About this exercise » Restrict the output to the lines below starting at the one that contains "C23: q6 | ~q1 | ~q3" and ending at the one that contains "C30: q5 | ~q3 | ~q6", and restate them word for word, both ends included.

[Stored data entries]
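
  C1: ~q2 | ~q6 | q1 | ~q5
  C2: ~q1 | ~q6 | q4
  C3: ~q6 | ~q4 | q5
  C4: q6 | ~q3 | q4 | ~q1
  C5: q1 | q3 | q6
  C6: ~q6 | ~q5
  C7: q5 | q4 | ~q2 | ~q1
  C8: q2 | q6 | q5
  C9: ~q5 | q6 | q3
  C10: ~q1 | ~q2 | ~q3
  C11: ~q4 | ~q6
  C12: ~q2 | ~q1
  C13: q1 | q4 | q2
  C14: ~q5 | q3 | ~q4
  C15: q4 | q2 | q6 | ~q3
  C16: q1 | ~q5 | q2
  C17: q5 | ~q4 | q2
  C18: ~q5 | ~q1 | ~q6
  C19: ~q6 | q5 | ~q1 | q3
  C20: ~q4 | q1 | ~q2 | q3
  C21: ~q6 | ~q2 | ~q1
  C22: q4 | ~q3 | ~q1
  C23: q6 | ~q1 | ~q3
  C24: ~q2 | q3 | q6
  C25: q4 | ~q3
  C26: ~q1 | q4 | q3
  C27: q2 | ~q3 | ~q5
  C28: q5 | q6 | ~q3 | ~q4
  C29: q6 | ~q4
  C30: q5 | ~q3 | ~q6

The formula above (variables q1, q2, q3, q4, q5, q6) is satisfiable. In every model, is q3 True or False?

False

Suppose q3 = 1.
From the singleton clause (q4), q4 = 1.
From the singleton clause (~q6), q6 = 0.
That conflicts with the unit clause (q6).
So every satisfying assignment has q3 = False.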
---
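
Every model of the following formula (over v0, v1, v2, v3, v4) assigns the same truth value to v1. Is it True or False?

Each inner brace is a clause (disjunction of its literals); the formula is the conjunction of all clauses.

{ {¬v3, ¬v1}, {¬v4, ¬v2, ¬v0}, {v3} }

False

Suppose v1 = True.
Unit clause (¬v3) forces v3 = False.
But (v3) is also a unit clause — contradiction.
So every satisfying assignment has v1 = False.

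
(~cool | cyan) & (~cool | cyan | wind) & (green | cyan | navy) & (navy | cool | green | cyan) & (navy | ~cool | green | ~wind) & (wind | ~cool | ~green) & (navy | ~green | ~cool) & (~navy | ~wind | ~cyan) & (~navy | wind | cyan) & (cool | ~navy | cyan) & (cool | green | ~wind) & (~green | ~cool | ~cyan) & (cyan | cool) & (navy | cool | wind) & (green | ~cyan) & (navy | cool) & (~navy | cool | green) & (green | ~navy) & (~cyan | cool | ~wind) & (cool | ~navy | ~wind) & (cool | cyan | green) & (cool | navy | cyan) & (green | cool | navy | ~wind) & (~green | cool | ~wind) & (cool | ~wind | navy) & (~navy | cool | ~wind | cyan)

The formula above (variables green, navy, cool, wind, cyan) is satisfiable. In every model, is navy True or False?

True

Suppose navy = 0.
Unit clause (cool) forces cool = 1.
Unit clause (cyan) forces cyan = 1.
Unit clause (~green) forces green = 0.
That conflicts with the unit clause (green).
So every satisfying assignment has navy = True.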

Exercise response »
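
  C23: q6 | ~q1 | ~q3
  C24: ~q2 | q3 | q6
  C25: q4 | ~q3
  C26: ~q1 | q4 | q3
  C27: q2 | ~q3 | ~q5
  C28: q5 | q6 | ~q3 | ~q4
  C29: q6 | ~q4
  C30: q5 | ~q3 | ~q6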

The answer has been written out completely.